• REQUIRED ACTION
Lines below starting with the line with "What is FIRST(G)? Include ε if G is nullable." and going on through the line with "<program> ::= <elsepart>" must be output exactly; the rest of the records must be left out.

• Items from a dataset
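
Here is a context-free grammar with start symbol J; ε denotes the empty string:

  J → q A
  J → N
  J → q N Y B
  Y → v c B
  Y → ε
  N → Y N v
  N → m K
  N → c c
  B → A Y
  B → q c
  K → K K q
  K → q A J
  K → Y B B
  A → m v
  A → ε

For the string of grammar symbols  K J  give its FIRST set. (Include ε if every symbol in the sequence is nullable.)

Add FIRST(K)\{ε} = { m, q, v }; K is nullable, continue.
Add FIRST(J) = { c, m, q, v }; J is not nullable, stop.

{ c, m, q, v }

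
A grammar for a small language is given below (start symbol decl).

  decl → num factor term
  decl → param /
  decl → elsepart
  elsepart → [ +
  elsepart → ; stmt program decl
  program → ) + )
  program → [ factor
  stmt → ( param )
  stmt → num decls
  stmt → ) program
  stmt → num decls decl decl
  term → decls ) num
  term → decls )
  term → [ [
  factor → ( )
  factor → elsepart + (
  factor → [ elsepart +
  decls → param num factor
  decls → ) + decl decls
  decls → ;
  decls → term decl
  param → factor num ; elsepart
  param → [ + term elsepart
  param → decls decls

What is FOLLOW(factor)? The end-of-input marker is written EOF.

In decl → num factor term: add FIRST(term) = { (, ), ;, [ }.
In program → [ factor: factor is at the end, add FOLLOW(program) = { (, ), ;, [, num }.
In decls → param num factor: factor is at the end, add FOLLOW(decls) = { (, ), /, ;, [, num }.
In param → factor num ; elsepart: add FIRST(num ; elsepart) = { num }.
Union: FOLLOW(factor) = { (, ), /, ;, [, num }.

{ (, ), /, ;, [, num }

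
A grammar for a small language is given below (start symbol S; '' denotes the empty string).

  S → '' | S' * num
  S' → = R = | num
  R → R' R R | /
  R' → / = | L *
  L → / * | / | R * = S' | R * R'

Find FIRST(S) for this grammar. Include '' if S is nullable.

{ =, num, '' }

S → '' contributes ''.
From S → S' * num: add FIRST(S') = { =, num }.
Union: FIRST(S) = { =, num, '' }.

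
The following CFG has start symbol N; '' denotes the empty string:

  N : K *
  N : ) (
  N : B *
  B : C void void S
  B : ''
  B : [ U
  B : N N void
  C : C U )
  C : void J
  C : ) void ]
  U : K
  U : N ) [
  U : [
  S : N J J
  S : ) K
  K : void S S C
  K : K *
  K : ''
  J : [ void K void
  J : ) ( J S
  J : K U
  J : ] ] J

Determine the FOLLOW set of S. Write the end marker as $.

{ ), *, [, ], void }

In B : C void void S: S is at the end, add FOLLOW(B) = { * }.
In K : void S S C: add FIRST(S C) = { ), *, [, void }.
In K : void S S C: add FIRST(C) = { ), void }.
In J : ) ( J S: S is at the end, add FOLLOW(J) = { ), *, [, ], void }.
Union: FOLLOW(S) = { ), *, [, ], void }.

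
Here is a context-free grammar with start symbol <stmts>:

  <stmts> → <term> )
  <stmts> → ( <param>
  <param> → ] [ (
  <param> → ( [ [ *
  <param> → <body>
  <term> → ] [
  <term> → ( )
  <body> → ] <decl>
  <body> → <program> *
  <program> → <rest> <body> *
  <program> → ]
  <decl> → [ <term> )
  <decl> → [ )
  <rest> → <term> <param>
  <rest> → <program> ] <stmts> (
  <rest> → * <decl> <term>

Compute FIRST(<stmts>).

{ (, ] }

From <stmts> → <term> ): add FIRST(<term>) = { (, ] }.
<stmts> → ( <param> contributes {(}.
Union: FIRST(<stmts>) = { (, ] }.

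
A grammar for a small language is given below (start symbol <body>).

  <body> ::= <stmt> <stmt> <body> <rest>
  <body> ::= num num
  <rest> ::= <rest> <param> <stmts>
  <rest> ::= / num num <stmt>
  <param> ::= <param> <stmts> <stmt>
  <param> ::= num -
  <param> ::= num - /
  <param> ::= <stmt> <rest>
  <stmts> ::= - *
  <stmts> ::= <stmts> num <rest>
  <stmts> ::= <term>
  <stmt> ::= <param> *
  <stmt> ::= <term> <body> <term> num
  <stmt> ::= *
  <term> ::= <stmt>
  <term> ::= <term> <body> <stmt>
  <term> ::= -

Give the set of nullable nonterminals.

No nonterminal has an empty production or an RHS whose symbols are all nullable.

{ } (none)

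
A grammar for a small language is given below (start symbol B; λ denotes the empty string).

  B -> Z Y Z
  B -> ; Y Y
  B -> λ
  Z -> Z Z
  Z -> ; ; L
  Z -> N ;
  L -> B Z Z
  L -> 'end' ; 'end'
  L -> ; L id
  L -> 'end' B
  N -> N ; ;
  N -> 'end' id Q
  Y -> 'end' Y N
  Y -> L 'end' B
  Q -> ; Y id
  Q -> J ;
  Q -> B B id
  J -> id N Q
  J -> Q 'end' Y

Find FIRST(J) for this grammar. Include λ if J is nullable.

J -> id N Q contributes {id}.
From J -> Q 'end' Y: add FIRST(Q) = { 'end', ;, id }.
Union: FIRST(J) = { 'end', ;, id }.

{ 'end', ;, id }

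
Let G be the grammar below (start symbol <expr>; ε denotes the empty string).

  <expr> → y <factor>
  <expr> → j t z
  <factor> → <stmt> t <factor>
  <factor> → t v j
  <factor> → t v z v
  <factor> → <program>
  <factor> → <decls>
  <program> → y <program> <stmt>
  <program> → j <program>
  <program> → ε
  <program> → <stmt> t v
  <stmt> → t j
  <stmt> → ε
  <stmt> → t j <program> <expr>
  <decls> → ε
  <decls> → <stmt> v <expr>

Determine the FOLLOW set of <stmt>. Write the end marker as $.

{ $, j, t, v, y }

In <factor> → <stmt> t <factor>: add FIRST(t <factor>) = { t }.
In <program> → y <program> <stmt>: <stmt> is at the end, add FOLLOW(<program>) = { $, j, t, v, y }.
In <program> → <stmt> t v: add FIRST(t v) = { t }.
In <decls> → <stmt> v <expr>: add FIRST(v <expr>) = { v }.
Union: FOLLOW(<stmt>) = { $, j, t, v, y }.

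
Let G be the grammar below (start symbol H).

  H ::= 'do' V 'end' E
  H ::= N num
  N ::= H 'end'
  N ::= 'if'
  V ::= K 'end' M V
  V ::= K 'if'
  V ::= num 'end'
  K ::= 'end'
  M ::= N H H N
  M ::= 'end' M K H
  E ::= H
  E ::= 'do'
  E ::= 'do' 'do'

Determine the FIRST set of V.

From V ::= K 'end' M V: add FIRST(K) = { 'end' }.
From V ::= K 'if': add FIRST(K) = { 'end' }.
V ::= num 'end' contributes {num}.
Union: FIRST(V) = { 'end', num }.

{ 'end', num }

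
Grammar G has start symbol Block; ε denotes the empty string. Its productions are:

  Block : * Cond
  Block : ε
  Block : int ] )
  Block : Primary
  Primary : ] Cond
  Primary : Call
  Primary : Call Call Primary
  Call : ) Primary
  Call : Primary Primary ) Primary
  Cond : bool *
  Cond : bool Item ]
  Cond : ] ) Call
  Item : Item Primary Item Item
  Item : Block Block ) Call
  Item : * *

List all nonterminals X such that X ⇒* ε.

{ Block }

Directly nullable (have an ε-production): Block.
No other nonterminal has a production whose RHS symbols are all nullable.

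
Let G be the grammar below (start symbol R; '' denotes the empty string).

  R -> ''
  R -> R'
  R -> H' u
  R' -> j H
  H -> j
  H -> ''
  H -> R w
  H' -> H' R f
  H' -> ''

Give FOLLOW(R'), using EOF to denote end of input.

In R -> R': R' is at the end, add FOLLOW(R) = { EOF, f, w }.
Union: FOLLOW(R') = { EOF, f, w }.

{ EOF, f, w }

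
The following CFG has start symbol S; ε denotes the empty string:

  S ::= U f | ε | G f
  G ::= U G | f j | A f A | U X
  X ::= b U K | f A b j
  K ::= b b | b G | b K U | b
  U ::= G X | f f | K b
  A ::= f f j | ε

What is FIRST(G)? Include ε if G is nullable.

{ b, f }

From G ::= U G: add FIRST(U) = { b, f }.
G ::= f j contributes {f}.
From G ::= A f A: A nullable, take FIRST(A) ∪ {f} = { f }.
From G ::= U X: add FIRST(U) = { b, f }.
Union: FIRST(G) = { b, f }.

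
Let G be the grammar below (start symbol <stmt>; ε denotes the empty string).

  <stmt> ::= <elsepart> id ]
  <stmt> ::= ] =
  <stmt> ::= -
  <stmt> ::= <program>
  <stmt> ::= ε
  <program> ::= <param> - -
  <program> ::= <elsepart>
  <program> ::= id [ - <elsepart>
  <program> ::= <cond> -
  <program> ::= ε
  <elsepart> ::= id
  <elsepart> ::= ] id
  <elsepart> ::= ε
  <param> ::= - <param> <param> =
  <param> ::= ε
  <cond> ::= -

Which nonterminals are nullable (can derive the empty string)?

{ <elsepart>, <param>, <program>, <stmt> }

Directly nullable (have an ε-production): <stmt>, <program>, <elsepart>, <param>.
No other nonterminal has a production whose RHS symbols are all nullable.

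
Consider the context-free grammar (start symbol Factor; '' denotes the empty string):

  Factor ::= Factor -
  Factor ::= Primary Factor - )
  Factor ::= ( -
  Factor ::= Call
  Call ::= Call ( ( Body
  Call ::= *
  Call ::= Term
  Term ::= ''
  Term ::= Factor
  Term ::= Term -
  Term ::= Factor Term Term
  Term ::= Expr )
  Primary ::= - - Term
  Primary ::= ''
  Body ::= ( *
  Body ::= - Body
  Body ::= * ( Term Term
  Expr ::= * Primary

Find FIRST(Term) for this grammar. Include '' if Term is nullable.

{ (, *, -, '' }

Term ::= '' contributes ''.
From Term ::= Factor: add FIRST(Factor) = { (, *, -, '' } (including '' since Factor is nullable).
From Term ::= Term -: Term nullable, take FIRST(Term) ∪ {-} = { (, *, - }.
From Term ::= Factor Term Term: Factor, Term, Term nullable, take FIRST(Factor) ∪ FIRST(Term) ∪ FIRST(Term) = { (, *, - }; also '' since the whole RHS is nullable.
From Term ::= Expr ): add FIRST(Expr) = { * }.
Union: FIRST(Term) = { (, *, -, '' }.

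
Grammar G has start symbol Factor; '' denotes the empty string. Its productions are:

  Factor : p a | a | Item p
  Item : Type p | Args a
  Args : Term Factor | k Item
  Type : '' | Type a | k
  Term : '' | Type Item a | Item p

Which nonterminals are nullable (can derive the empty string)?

Directly nullable (have an ''-production): Type, Term.
No other nonterminal has a production whose RHS symbols are all nullable.

{ Term, Type }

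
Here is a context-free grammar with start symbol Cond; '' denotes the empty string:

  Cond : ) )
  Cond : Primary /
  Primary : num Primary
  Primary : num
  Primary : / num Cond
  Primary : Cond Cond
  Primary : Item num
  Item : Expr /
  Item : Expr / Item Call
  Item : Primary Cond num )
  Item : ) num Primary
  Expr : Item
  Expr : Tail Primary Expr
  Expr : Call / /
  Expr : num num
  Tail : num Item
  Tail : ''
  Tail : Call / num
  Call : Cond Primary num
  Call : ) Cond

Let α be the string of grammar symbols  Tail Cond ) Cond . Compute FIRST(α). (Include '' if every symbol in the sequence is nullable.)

Add FIRST(Tail)\{''} = { ), /, num }; Tail is nullable, continue.
Add FIRST(Cond) = { ), /, num }; Cond is not nullable, stop.

{ ), /, num }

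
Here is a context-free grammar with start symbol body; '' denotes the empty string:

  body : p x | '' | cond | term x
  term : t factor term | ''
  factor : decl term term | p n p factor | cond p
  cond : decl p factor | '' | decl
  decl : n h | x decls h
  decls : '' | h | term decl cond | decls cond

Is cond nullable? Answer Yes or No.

Yes

cond has an ''-production, so cond ⇒ ''.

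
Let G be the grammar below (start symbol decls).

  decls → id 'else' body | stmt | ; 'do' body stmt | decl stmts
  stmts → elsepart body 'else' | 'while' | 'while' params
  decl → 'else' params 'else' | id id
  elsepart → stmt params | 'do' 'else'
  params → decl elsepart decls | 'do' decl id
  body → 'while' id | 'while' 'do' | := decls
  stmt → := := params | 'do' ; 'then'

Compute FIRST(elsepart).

From elsepart → stmt params: add FIRST(stmt) = { 'do', := }.
elsepart → 'do' 'else' contributes {'do'}.
Union: FIRST(elsepart) = { 'do', := }.

{ 'do', := }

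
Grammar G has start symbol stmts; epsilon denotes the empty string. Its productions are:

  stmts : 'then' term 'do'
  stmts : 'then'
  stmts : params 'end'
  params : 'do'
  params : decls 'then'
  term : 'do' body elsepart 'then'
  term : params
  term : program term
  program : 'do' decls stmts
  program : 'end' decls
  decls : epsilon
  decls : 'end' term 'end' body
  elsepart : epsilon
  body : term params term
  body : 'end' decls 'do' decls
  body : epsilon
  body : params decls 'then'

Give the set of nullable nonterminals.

Directly nullable (have an epsilon-production): decls, elsepart, body.
No other nonterminal has a production whose RHS symbols are all nullable.

{ body, decls, elsepart }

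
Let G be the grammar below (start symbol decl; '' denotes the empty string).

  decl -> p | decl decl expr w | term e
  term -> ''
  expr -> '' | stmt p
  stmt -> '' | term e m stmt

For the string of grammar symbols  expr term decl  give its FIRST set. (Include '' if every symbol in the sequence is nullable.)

{ e, p }

Add FIRST(expr)\{''} = { e, p }; expr is nullable, continue.
Add FIRST(term)\{''} = {  }; term is nullable, continue.
Add FIRST(decl) = { e, p }; decl is not nullable, stop.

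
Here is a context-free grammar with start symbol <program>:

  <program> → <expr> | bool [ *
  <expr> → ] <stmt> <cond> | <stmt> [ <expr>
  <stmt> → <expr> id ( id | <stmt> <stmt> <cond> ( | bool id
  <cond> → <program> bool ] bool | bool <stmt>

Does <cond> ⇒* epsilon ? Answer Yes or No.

No

No nonterminal in this grammar is nullable.
No production of <cond> has an RHS whose symbols are all nullable, so <cond> is not nullable.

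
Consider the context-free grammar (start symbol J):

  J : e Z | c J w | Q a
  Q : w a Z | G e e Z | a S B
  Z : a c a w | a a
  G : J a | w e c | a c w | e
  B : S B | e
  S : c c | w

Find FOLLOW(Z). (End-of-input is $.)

In J : e Z: Z is at the end, add FOLLOW(J) = { $, a, w }.
In Q : w a Z: Z is at the end, add FOLLOW(Q) = { a }.
In Q : G e e Z: Z is at the end, add FOLLOW(Q) = { a }.
Union: FOLLOW(Z) = { $, a, w }.

{ $, a, w }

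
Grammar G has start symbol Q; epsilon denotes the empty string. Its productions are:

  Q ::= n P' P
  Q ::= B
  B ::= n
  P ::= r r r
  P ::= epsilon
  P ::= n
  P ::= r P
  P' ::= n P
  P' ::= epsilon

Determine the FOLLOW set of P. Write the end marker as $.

In Q ::= n P' P: P is at the end, add FOLLOW(Q) = { $ }.
In P ::= r P: P is at the end, add FOLLOW(P) = { $, n, r }.
In P' ::= n P: P is at the end, add FOLLOW(P') = { $, n, r }.
Union: FOLLOW(P) = { $, n, r }.

{ $, n, r }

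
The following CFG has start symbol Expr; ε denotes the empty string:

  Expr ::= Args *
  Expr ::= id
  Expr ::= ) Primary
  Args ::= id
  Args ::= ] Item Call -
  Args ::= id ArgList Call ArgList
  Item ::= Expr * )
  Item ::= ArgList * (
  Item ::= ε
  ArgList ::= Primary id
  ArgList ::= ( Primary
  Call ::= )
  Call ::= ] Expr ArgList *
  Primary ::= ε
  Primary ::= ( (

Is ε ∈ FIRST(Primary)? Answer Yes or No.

Yes

Primary has an ε-production, so Primary ⇒ ε.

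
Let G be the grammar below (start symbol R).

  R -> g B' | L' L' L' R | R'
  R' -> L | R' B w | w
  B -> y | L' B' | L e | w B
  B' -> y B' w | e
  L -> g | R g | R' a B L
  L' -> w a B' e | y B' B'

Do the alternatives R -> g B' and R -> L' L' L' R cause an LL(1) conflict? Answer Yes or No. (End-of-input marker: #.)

FIRST(g B') = { g } and FIRST(L' L' L' R) = { w, y }.
The FIRST sets are disjoint and neither alternative is nullable — no conflict.

No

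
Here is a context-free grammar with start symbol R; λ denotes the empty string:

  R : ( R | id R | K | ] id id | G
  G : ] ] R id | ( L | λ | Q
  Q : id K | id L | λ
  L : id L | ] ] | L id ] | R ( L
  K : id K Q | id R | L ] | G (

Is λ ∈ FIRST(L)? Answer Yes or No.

Nullable nonterminals: G, Q, R.
No production of L has an RHS whose symbols are all nullable, so L is not nullable.

No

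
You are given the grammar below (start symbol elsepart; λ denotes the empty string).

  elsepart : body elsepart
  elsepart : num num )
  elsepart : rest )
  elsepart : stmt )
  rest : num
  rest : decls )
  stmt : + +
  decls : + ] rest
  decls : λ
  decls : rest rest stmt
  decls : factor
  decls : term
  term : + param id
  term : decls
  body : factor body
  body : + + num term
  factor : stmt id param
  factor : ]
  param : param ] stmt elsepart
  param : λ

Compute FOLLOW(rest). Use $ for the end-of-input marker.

{ ), +, ], num }

In elsepart : rest ): add FIRST()) = { ) }.
In decls : + ] rest: rest is at the end, add FOLLOW(decls) = { ), +, ], num }.
In decls : rest rest stmt: add FIRST(rest stmt) = { ), +, ], num }.
In decls : rest rest stmt: add FIRST(stmt) = { + }.
Union: FOLLOW(rest) = { ), +, ], num }.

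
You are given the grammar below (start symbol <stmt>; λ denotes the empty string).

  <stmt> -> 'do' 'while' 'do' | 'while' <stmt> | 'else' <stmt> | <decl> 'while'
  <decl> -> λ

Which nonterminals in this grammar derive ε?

{ <decl> }

Directly nullable (have an λ-production): <decl>.
No other nonterminal has a production whose RHS symbols are all nullable.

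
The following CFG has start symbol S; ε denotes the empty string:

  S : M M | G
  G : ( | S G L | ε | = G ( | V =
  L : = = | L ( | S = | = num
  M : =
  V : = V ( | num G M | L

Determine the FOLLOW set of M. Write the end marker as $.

{ $, (, =, num }

In S : M M: add FIRST(M) = { = }.
In S : M M: M is at the end, add FOLLOW(S) = { $, (, =, num }.
In V : num G M: M is at the end, add FOLLOW(V) = { (, = }.
Union: FOLLOW(M) = { $, (, =, num }.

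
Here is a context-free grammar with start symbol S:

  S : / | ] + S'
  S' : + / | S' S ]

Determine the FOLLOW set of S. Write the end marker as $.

S is the start symbol, so $ ∈ FOLLOW(S).
In S' : S' S ]: add FIRST(]) = { ] }.
Union: FOLLOW(S) = { $, ] }.

{ $, ] }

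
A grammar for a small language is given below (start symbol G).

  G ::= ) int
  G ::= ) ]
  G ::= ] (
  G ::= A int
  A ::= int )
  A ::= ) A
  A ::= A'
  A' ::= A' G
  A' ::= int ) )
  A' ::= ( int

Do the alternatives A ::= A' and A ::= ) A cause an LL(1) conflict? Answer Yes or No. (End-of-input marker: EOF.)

No

FIRST(A') = { (, int } and FIRST() A) = { ) }.
The FIRST sets are disjoint and neither alternative is nullable — no conflict.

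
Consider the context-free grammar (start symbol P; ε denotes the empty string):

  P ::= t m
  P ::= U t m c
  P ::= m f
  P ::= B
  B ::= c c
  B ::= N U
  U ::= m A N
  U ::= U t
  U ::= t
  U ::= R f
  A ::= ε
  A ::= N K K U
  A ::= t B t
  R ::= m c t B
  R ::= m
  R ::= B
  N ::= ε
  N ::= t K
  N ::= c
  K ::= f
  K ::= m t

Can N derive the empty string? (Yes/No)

N has an ε-production, so N ⇒ ε.

Yes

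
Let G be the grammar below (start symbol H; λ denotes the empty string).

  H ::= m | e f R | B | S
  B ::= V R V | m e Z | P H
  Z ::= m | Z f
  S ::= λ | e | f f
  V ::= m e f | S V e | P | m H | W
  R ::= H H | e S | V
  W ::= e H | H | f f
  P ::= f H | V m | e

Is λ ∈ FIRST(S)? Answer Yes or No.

Yes

S has an λ-production, so S ⇒ λ.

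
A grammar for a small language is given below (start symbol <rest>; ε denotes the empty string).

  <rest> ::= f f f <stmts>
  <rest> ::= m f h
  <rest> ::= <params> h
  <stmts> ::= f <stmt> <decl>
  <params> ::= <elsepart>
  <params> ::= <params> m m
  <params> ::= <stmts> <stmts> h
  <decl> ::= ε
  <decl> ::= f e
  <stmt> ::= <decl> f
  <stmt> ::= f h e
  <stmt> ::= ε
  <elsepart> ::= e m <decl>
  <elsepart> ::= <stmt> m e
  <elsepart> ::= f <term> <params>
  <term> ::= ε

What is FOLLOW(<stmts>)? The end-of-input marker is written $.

In <rest> ::= f f f <stmts>: <stmts> is at the end, add FOLLOW(<rest>) = { $ }.
In <params> ::= <stmts> <stmts> h: add FIRST(<stmts> h) = { f }.
In <params> ::= <stmts> <stmts> h: add FIRST(h) = { h }.
Union: FOLLOW(<stmts>) = { $, f, h }.

{ $, f, h }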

• TASK RESPONSE
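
What is FIRST(G)? Include ε if G is nullable.

{ b, f }

From G ::= U G: add FIRST(U) = { b, f }.
G ::= f j contributes {f}.
From G ::= A f A: A nullable, take FIRST(A) ∪ {f} = { f }.
From G ::= U X: add FIRST(U) = { b, f }.
Union: FIRST(G) = { b, f }.

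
Let G be the grammar below (start symbol <stmt>; ε denotes the empty string).

  <stmt> ::= <elsepart> id ]
  <stmt> ::= ] =
  <stmt> ::= -
  <stmt> ::= <program>
  <stmt> ::= ε
  <program> ::= <param> - -
  <program> ::= <elsepart>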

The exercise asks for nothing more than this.